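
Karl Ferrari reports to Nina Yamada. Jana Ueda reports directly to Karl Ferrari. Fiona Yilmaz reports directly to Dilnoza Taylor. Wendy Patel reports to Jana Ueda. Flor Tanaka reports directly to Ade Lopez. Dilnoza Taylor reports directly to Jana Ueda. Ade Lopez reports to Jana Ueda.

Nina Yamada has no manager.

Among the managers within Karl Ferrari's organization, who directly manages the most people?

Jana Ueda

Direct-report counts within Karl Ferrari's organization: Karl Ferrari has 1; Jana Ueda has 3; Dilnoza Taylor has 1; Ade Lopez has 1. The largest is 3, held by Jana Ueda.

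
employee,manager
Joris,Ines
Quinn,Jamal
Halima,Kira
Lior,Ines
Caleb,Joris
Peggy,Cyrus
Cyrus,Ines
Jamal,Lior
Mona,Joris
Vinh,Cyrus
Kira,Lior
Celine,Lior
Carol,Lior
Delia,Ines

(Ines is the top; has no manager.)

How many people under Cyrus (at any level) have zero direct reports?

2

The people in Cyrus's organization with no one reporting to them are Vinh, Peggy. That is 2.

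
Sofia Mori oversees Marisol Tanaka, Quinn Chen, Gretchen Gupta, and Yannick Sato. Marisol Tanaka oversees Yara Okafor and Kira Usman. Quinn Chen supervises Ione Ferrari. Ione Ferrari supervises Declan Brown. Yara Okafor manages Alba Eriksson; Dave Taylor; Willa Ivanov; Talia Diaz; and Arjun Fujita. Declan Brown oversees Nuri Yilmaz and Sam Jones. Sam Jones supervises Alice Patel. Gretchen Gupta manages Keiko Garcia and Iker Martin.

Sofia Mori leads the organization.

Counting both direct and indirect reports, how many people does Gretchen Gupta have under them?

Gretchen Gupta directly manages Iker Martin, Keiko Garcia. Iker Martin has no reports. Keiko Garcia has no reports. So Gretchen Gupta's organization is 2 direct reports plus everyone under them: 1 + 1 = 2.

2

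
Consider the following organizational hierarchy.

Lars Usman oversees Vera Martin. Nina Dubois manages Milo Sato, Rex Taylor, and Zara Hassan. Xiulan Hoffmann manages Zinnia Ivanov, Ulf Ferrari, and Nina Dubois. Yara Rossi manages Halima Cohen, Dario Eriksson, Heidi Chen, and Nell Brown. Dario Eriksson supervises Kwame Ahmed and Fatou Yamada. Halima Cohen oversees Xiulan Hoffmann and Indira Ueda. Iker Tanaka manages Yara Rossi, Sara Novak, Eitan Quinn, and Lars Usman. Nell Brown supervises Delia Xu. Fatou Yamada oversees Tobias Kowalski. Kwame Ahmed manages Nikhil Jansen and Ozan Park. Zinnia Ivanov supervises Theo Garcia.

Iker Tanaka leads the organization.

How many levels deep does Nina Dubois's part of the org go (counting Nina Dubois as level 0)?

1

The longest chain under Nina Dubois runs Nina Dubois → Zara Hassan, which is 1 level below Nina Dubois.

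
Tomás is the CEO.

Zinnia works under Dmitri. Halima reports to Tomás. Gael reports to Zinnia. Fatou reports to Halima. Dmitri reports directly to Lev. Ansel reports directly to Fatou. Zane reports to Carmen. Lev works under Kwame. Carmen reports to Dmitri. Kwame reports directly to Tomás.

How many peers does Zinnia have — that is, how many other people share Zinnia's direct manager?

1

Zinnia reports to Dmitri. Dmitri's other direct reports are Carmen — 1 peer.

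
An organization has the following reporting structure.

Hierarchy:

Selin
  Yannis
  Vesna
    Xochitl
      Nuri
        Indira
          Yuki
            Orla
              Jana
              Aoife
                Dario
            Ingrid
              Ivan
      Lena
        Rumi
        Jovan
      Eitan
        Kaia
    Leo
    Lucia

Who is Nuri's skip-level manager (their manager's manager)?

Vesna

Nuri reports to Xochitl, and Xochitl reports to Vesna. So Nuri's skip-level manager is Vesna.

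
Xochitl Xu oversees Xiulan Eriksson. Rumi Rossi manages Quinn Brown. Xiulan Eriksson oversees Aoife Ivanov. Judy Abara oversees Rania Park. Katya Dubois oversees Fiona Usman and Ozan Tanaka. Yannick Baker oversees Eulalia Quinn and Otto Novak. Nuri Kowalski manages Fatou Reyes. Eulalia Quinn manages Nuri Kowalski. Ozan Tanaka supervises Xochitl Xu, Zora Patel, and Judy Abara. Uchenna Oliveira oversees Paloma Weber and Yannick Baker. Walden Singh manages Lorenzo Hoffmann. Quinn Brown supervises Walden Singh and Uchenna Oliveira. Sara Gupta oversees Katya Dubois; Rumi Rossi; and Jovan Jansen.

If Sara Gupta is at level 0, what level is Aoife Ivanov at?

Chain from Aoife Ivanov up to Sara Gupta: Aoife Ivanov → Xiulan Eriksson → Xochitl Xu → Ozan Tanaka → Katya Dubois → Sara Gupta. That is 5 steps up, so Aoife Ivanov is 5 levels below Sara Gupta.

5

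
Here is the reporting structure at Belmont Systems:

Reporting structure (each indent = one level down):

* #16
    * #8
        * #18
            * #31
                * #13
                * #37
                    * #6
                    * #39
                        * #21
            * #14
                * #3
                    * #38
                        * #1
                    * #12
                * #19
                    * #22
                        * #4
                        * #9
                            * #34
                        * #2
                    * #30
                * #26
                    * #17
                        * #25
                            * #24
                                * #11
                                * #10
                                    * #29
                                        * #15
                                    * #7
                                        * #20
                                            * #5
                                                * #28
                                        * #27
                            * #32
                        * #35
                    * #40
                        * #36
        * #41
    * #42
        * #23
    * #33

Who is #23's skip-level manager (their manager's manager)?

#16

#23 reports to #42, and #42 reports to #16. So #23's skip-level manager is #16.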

==

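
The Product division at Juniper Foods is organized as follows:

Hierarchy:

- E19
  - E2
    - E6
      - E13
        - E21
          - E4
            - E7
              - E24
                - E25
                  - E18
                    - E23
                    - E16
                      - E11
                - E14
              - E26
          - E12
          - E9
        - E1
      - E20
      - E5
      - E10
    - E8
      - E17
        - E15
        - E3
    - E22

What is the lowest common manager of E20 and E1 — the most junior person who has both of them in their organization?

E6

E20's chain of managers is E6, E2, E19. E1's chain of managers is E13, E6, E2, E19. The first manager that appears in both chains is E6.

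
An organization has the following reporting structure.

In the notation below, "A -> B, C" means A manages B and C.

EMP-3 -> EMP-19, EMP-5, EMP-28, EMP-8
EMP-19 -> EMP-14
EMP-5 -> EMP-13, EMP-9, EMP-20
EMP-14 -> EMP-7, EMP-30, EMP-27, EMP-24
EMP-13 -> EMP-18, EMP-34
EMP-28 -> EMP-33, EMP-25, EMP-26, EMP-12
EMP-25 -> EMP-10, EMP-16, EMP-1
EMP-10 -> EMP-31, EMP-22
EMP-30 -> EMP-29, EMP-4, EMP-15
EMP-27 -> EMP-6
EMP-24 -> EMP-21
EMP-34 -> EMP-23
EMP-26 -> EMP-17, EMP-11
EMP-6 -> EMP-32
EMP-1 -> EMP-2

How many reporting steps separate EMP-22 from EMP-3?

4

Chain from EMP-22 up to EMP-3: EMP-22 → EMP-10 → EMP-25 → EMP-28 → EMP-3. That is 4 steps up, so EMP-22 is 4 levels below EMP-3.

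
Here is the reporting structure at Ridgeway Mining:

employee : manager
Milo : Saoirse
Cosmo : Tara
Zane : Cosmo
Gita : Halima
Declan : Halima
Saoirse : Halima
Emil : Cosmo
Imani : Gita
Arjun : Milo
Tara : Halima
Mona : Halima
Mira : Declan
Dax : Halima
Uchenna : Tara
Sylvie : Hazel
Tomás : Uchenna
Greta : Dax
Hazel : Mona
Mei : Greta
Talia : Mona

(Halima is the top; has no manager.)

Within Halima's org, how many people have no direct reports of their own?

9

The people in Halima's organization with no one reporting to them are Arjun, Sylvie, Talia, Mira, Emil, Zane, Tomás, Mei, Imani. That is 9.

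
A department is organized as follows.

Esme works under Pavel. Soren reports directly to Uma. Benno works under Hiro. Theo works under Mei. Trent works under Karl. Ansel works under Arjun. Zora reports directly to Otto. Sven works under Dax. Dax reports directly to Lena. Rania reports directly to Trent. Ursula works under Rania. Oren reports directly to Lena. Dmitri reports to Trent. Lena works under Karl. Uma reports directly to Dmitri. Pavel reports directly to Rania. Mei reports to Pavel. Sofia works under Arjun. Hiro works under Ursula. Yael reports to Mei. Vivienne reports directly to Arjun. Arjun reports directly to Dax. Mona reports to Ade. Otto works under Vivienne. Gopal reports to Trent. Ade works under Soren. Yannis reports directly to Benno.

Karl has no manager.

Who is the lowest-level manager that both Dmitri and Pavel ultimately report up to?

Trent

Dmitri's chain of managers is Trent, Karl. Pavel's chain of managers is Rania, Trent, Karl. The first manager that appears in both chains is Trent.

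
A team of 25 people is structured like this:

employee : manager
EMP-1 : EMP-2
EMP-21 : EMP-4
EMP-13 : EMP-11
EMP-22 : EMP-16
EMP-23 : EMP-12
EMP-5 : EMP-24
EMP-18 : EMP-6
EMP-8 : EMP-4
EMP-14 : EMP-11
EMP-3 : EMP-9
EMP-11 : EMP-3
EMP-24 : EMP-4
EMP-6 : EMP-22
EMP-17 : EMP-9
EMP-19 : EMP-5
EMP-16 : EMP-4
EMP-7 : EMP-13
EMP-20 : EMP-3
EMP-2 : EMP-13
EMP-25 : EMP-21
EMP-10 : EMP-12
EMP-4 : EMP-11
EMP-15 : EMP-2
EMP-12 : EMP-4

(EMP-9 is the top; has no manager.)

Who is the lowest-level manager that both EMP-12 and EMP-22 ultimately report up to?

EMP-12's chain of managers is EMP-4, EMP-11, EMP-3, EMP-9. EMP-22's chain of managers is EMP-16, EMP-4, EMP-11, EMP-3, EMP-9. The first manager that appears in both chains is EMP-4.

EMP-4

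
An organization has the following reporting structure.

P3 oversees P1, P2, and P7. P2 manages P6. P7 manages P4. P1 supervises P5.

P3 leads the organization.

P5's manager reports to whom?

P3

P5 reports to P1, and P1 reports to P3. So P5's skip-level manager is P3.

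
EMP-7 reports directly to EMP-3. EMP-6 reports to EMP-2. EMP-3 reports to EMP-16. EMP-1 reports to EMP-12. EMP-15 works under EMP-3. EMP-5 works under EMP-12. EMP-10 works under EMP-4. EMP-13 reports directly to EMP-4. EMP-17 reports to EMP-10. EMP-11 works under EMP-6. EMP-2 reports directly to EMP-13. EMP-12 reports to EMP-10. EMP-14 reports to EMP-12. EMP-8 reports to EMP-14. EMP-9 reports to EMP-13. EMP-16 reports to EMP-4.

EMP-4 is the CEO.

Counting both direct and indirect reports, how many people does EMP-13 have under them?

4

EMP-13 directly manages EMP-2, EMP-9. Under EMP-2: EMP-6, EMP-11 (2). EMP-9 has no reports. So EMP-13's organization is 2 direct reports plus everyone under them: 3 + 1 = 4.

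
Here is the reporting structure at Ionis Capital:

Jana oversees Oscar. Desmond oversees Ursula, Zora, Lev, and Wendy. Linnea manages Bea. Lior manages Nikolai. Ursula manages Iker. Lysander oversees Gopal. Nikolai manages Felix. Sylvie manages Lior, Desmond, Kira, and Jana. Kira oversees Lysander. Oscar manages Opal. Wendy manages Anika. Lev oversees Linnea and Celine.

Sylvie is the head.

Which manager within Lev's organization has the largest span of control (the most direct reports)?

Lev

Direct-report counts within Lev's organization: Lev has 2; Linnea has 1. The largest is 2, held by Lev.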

--

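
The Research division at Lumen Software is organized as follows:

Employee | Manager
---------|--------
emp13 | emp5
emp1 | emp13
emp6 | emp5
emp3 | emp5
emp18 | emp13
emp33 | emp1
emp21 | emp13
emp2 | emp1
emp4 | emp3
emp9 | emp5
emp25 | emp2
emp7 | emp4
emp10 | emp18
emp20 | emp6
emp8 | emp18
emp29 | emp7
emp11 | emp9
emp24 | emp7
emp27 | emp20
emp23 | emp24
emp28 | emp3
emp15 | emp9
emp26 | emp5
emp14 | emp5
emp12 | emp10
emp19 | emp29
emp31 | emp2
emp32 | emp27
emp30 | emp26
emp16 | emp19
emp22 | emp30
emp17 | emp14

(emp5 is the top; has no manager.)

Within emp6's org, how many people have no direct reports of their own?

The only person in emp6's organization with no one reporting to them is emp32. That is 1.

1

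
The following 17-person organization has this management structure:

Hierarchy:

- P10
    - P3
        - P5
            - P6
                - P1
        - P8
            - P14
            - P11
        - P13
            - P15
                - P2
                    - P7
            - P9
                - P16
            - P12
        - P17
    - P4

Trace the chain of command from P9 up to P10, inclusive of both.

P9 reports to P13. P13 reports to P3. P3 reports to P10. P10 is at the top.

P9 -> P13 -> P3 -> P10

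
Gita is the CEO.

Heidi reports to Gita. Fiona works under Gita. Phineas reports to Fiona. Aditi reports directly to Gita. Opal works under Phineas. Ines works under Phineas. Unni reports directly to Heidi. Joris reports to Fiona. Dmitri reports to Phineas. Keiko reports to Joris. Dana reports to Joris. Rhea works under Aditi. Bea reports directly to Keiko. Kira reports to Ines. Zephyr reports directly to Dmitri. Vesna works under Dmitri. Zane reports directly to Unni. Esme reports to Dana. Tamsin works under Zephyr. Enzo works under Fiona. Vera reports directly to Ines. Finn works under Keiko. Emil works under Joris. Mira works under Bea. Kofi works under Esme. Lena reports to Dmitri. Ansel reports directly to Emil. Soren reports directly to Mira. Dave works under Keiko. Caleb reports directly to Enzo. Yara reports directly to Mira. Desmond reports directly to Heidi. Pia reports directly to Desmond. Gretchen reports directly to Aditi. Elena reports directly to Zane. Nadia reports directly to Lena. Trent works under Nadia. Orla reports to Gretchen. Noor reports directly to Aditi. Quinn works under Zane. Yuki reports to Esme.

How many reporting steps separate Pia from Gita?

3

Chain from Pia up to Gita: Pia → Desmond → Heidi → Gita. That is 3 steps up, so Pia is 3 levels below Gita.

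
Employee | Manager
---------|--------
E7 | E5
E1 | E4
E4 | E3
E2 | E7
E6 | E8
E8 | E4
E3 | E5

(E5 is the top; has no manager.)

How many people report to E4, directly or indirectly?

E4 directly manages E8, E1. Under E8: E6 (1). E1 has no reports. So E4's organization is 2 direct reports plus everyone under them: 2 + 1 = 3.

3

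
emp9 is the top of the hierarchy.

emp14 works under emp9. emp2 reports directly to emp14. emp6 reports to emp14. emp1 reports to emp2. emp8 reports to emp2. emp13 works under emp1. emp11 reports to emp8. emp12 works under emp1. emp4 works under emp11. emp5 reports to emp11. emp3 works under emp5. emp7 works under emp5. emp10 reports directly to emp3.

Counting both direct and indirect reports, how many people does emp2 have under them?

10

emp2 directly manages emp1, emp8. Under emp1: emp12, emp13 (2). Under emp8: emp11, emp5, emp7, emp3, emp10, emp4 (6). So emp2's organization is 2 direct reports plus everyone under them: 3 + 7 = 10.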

What the exercise asks:
Copy the lines above exactly, beginning at the line that has "Within Halima's org, how" and stopping after the line that has "A department is organized as follows.", and omit the rest.

Exercise output:
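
Within Halima's org, how many people have no direct reports of their own?

9

The people in Halima's organization with no one reporting to them are Arjun, Sylvie, Talia, Mira, Emil, Zane, Tomás, Mei, Imani. That is 9.

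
A department is organized as follows.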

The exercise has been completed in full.